**EXERCISE DIRECTIONS:**
Set down the line that contains "For a cooling" and every line after it to the end of the entries, exactly as they stand and nothing more.

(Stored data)
******************************

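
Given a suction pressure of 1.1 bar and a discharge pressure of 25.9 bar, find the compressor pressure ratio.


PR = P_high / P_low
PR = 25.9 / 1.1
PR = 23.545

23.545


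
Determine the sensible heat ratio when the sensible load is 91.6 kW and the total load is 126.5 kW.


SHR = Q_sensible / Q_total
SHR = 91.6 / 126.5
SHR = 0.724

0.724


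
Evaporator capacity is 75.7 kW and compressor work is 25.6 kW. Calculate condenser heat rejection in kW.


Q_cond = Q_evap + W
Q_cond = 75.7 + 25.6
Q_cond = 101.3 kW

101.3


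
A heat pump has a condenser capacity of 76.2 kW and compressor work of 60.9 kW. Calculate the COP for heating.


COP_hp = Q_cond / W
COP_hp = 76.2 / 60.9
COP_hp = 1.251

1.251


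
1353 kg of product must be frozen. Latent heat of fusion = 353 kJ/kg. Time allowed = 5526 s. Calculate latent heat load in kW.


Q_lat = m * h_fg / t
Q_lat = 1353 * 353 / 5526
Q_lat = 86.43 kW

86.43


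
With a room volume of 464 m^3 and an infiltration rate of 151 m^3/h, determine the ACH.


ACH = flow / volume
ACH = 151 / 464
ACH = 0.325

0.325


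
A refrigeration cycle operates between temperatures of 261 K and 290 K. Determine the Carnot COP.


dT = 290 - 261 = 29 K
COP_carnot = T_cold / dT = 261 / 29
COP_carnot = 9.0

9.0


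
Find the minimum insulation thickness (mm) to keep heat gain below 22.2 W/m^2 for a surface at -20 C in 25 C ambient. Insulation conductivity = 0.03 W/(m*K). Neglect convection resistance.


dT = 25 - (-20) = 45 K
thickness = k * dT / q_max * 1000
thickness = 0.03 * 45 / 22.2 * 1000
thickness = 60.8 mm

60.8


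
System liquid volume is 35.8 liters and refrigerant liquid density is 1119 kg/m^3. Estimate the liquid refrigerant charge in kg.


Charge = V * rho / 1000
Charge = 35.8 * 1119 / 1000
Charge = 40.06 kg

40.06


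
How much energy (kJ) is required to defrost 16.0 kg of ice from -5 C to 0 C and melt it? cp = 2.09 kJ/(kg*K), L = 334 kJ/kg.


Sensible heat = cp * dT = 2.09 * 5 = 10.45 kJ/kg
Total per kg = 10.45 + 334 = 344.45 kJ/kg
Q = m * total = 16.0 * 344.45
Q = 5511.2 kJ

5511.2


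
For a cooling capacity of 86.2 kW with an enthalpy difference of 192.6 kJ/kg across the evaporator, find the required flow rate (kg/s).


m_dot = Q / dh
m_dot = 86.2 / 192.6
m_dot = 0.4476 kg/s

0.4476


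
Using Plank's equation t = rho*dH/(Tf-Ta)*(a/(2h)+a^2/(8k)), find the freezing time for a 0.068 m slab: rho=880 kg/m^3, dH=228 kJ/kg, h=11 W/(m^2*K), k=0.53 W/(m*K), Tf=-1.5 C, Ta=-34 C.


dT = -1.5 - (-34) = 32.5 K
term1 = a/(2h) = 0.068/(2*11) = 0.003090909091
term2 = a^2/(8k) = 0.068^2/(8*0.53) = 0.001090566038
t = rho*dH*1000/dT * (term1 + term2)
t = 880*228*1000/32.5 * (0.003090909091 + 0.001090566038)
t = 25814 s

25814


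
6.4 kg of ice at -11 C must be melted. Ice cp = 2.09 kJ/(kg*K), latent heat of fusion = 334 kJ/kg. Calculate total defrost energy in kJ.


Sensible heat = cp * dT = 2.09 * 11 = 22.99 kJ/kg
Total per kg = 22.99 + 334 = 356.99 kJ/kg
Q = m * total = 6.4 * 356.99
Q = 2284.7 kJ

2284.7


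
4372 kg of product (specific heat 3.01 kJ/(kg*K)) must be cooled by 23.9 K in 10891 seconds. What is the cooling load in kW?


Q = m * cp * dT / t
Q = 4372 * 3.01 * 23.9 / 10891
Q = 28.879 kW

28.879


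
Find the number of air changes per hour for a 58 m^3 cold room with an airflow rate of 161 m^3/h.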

******************************

**WRITTEN REPLY:**
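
For a cooling capacity of 86.2 kW with an enthalpy difference of 192.6 kJ/kg across the evaporator, find the required flow rate (kg/s).


m_dot = Q / dh
m_dot = 86.2 / 192.6
m_dot = 0.4476 kg/s

0.4476


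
Using Plank's equation t = rho*dH/(Tf-Ta)*(a/(2h)+a^2/(8k)), find the freezing time for a 0.068 m slab: rho=880 kg/m^3, dH=228 kJ/kg, h=11 W/(m^2*K), k=0.53 W/(m*K), Tf=-1.5 C, Ta=-34 C.


dT = -1.5 - (-34) = 32.5 K
term1 = a/(2h) = 0.068/(2*11) = 0.003090909091
term2 = a^2/(8k) = 0.068^2/(8*0.53) = 0.001090566038
t = rho*dH*1000/dT * (term1 + term2)
t = 880*228*1000/32.5 * (0.003090909091 + 0.001090566038)
t = 25814 s

25814


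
6.4 kg of ice at -11 C must be melted. Ice cp = 2.09 kJ/(kg*K), latent heat of fusion = 334 kJ/kg. Calculate total defrost energy in kJ.


Sensible heat = cp * dT = 2.09 * 11 = 22.99 kJ/kg
Total per kg = 22.99 + 334 = 356.99 kJ/kg
Q = m * total = 6.4 * 356.99
Q = 2284.7 kJ

2284.7


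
4372 kg of product (specific heat 3.01 kJ/(kg*K)) must be cooled by 23.9 K in 10891 seconds. What is the cooling load in kW?


Q = m * cp * dT / t
Q = 4372 * 3.01 * 23.9 / 10891
Q = 28.879 kW

28.879


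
Find the number of air changes per hour for a 58 m^3 cold room with an airflow rate of 161 m^3/h.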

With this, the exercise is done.